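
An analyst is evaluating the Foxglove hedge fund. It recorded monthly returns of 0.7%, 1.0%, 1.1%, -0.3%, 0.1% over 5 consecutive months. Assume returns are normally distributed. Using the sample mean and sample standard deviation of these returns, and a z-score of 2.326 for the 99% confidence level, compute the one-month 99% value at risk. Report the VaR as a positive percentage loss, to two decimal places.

0.88

r̄ = (0.7 + 1 + 1.1 − 0.3 + 0.1) / 5 = 0.5200%
Σ(r − r̄)² = (0.7 − 0.5200)² + (1 − 0.5200)² + … = 1.4480
sample σ = √(1.4480 / 4) = √0.3620 = 0.6017%
VaR = −(r̄ − z·σ) = −(0.5200 − 2.326 × 0.6017) = −(-0.8796) = 0.8796%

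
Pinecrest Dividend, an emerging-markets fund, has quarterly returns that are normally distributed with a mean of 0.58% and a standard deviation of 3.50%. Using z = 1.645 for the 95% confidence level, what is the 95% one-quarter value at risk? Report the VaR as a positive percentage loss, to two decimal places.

5.18

VaR (as % loss) = −(μ − z·σ) = −(0.58% − 1.645 × 3.50%) = −(-5.1775%) = 5.1775%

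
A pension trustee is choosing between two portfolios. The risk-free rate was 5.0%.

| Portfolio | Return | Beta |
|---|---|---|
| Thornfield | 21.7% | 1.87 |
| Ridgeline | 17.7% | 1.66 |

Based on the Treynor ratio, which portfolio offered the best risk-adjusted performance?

Thornfield: Treynor = (21.7% − 5.0%) / 1.87 = 8.930
Ridgeline: Treynor = (17.7% − 5.0%) / 1.66 = 7.651
Highest: Thornfield (8.930).

Thornfield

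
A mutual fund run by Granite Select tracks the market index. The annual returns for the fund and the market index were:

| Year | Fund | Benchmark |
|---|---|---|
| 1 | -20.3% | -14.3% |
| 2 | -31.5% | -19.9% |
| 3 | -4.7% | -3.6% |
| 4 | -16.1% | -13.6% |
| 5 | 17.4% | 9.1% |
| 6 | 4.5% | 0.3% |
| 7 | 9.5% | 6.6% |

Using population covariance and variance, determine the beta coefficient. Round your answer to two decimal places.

1.56

r̄p = -5.8857%,  r̄m = -5.0571%
Cov = Σ(rp − r̄p)(rm − r̄m) / 7 = 166.7222
Var(rm) = Σ(rm − r̄m)² / 7 = 106.5510
β = Cov / Var = 166.7222 / 106.5510 = 1.5647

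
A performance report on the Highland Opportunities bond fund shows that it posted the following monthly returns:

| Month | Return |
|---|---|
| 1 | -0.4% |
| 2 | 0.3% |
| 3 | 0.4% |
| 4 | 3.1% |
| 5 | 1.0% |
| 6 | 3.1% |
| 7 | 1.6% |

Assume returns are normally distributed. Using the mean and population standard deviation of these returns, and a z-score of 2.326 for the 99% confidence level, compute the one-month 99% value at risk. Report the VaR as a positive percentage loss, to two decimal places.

1.66

Mean return r̄ = 9.10 / 7 = 1.3000%
Population σ = √[Σ(r − r̄)² / 7] = √[11.3600 / 7] = √1.6229 = 1.2739%
VaR = −(r̄ − z·σ) = −(1.3000 − 2.326 × 1.2739) = −(-1.6631) = 1.6631%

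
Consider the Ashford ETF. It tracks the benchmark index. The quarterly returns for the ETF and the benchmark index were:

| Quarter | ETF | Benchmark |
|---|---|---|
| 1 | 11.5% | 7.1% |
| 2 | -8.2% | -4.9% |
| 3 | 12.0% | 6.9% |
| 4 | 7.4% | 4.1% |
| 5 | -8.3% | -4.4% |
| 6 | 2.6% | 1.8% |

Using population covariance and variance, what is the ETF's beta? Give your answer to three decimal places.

r̄p = 2.8333%,  r̄m = 1.7667%
Cov = Σ(rp − r̄p)(rm − r̄m) / 6 = 41.0228
Var(rm) = Σ(rm − r̄m)² / 6 = 23.7856
β = Cov / Var = 41.0228 / 23.7856 = 1.7247

1.725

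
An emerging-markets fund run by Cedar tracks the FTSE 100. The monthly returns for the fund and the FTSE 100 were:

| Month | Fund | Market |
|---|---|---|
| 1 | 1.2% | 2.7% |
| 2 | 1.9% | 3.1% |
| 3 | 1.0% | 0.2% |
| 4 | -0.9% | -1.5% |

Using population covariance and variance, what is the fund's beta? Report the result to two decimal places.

0.50

r̄p = 0.8000%,  r̄m = 1.1250%
Cov = Σ(rp − r̄p)(rm − r̄m) / 4 = 1.7700
Var(rm) = Σ(rm − r̄m)² / 4 = 3.5319
β = Cov / Var = 1.7700 / 3.5319 = 0.5011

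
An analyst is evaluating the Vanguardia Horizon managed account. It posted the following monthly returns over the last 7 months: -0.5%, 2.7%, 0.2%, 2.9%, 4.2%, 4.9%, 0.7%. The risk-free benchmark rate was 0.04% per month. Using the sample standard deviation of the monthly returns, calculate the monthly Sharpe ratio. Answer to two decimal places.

1.03

r̄ = (-0.5 + 2.7 + 0.2 + 2.9 + 4.2 + 4.9 + 0.7) / 7 = 2.1571%
Sample std dev = √[25.5571 / 6] = 2.0639%
Sharpe = (r̄ − rf) / σ = (2.1571 − 0.04) / 2.0639 = 2.1171 / 2.0639 = 1.0258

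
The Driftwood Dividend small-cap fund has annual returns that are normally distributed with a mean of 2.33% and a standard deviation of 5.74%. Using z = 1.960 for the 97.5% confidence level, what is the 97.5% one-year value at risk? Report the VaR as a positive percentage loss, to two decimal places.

VaR (as % loss) = −(μ − z·σ) = −(2.33% − 1.960 × 5.74%) = −(-8.9204%) = 8.9204%

8.92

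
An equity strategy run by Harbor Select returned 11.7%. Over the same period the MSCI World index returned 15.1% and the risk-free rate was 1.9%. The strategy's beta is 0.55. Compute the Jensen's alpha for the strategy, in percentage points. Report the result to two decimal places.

CAPM expected return = Rf + β(Rm − Rf) = 1.9% + 0.55 × (15.1% − 1.9%) = 1.9 + 0.55 × 13.20 = 9.1600%
Jensen's α = Rp − E[R] = 11.7% − 9.1600% = 2.5400

2.54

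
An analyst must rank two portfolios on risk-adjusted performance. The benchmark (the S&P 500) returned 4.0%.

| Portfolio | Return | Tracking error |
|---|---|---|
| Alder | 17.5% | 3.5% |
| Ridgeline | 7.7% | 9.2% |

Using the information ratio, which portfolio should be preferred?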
^^^^^^^^^^^^^^^^
Work to complete ->
Starting with the line with "-31.5% | -19.9% |" above and going on through the line with "4 | -0.9% | -1.5% |", transcribe every line exactly, both ends included, and add nothing.

Solution for this problem ->
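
| 2 | -31.5% | -19.9% |
| 3 | -4.7% | -3.6% |
| 4 | -16.1% | -13.6% |
| 5 | 17.4% | 9.1% |
| 6 | 4.5% | 0.3% |
| 7 | 9.5% | 6.6% |

Using population covariance and variance, determine the beta coefficient. Round your answer to two decimal places.

1.56

r̄p = -5.8857%,  r̄m = -5.0571%
Cov = Σ(rp − r̄p)(rm − r̄m) / 7 = 166.7222
Var(rm) = Σ(rm − r̄m)² / 7 = 106.5510
β = Cov / Var = 166.7222 / 106.5510 = 1.5647

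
A performance report on the Highland Opportunities bond fund shows that it posted the following monthly returns:

| Month | Return |
|---|---|
| 1 | -0.4% |
| 2 | 0.3% |
| 3 | 0.4% |
| 4 | 3.1% |
| 5 | 1.0% |
| 6 | 3.1% |
| 7 | 1.6% |

Assume returns are normally distributed. Using the mean and population standard deviation of these returns, and a z-score of 2.326 for the 99% confidence level, compute the one-month 99% value at risk. Report the VaR as a positive percentage loss, to two decimal places.

1.66

Mean return r̄ = 9.10 / 7 = 1.3000%
Population σ = √[Σ(r − r̄)² / 7] = √[11.3600 / 7] = √1.6229 = 1.2739%
VaR = −(r̄ − z·σ) = −(1.3000 − 2.326 × 1.2739) = −(-1.6631) = 1.6631%

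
Consider the Ashford ETF. It tracks the benchmark index. The quarterly returns for the ETF and the benchmark index were:

| Quarter | ETF | Benchmark |
|---|---|---|
| 1 | 11.5% | 7.1% |
| 2 | -8.2% | -4.9% |
| 3 | 12.0% | 6.9% |
| 4 | 7.4% | 4.1% |
| 5 | -8.3% | -4.4% |
| 6 | 2.6% | 1.8% |

Using population covariance and variance, what is the ETF's beta? Give your answer to three decimal places.

r̄p = 2.8333%,  r̄m = 1.7667%
Cov = Σ(rp − r̄p)(rm − r̄m) / 6 = 41.0228
Var(rm) = Σ(rm − r̄m)² / 6 = 23.7856
β = Cov / Var = 41.0228 / 23.7856 = 1.7247

1.725

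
An emerging-markets fund run by Cedar tracks the FTSE 100. The monthly returns for the fund and the FTSE 100 were:

| Month | Fund | Market |
|---|---|---|
| 1 | 1.2% | 2.7% |
| 2 | 1.9% | 3.1% |
| 3 | 1.0% | 0.2% |
| 4 | -0.9% | -1.5% |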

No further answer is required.